> [WHAT THIS TASK INVOLVES]: Give the number of lines that contain "function" in the listing, and write nothing else.

====

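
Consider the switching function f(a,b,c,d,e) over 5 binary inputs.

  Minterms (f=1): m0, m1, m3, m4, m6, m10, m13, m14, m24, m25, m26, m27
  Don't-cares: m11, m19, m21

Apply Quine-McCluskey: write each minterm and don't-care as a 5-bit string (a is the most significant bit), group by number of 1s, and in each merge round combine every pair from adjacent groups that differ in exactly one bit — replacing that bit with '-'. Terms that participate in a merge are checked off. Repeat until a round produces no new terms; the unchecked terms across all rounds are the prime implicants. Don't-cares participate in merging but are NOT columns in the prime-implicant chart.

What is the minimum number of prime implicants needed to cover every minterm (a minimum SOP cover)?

size-2^0 implicants → 00000(✓)  00001(✓)  00011(✓)  00100(✓)  00110(✓)  01010(✓)  01011(✓)  01101  01110(✓)  10011(✓)  10101  11000(✓)  11001(✓)  11010(✓)  11011(✓)
size-2^1 implicants → -0011(✓)  -1010(✓)  -1011(✓)  0-011(✓)  0-110  00-00  000-1  0000-  001-0  01-10  0101-(✓)  1-011(✓)  110-0(✓)  110-1(✓)  1100-(✓)  1101-(✓)
size-2^2 implicants → --011  -101-  110--
Unchecked terms (primes): --011, -101-, 0-110, 00-00, 000-1, 0000-, 001-0, 01-10, 01101, 10101, 110--
Minterm coverage:
  m0 ⊆ 00-00,0000-
  m1 ⊆ 000-1,0000-
  m3 ⊆ --011,000-1
  m4 ⊆ 00-00,001-0
  m6 ⊆ 0-110,001-0
  m10 ⊆ -101-,01-10
  m13 ⊆ 01101 [E]
  m14 ⊆ 0-110,01-10
  m24 ⊆ 110-- [E]
  m25 ⊆ 110-- [E]
  m26 ⊆ -101-,110--
  m27 ⊆ --011,-101-,110--
E = {01101, 110--}
Petrick residual → --011, 0000-, 001-0, 01-10
Cover = c'de + a'b'c'd' + a'b'ce' + a'bde' + a'bcd'e + abc'  |cover|=6

6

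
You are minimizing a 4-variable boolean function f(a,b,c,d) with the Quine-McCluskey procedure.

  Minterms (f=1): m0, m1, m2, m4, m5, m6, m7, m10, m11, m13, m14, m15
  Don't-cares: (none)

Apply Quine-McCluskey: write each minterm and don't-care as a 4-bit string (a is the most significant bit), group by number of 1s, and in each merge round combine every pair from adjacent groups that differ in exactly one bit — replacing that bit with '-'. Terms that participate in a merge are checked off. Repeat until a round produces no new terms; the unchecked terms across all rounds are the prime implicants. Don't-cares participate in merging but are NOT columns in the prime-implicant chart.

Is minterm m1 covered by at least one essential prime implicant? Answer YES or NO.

size-2^0 implicants → 0000(✓)  0001(✓)  0010(✓)  0100(✓)  0101(✓)  0110(✓)  0111(✓)  1010(✓)  1011(✓)  1101(✓)  1110(✓)  1111(✓)
size-2^1 implicants → -010(✓)  -101(✓)  -110(✓)  -111(✓)  0-00(✓)  0-01(✓)  0-10(✓)  00-0(✓)  000-(✓)  01-0(✓)  01-1(✓)  010-(✓)  011-(✓)  1-10(✓)  1-11(✓)  101-(✓)  11-1(✓)  111-(✓)
size-2^2 implicants → --10  -1-1  -11-  0--0  0-0-  01--  1-1-
Unchecked terms (primes): --10, -1-1, -11-, 0--0, 0-0-, 01--, 1-1-
Minterm coverage:
  m0 ⊆ 0--0,0-0-
  m1 ⊆ 0-0- [E]
  m2 ⊆ --10,0--0
  m4 ⊆ 0--0,0-0-,01--
  m5 ⊆ -1-1,0-0-,01--
  m6 ⊆ --10,-11-,0--0,01--
  m7 ⊆ -1-1,-11-,01--
  m10 ⊆ --10,1-1-
  m11 ⊆ 1-1- [E]
  m13 ⊆ -1-1 [E]
  m14 ⊆ --10,-11-,1-1-
  m15 ⊆ -1-1,-11-,1-1-
E = {-1-1, 0-0-, 1-1-}

YES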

====

> [SOLUTION TO THIS PROBLEM]: 2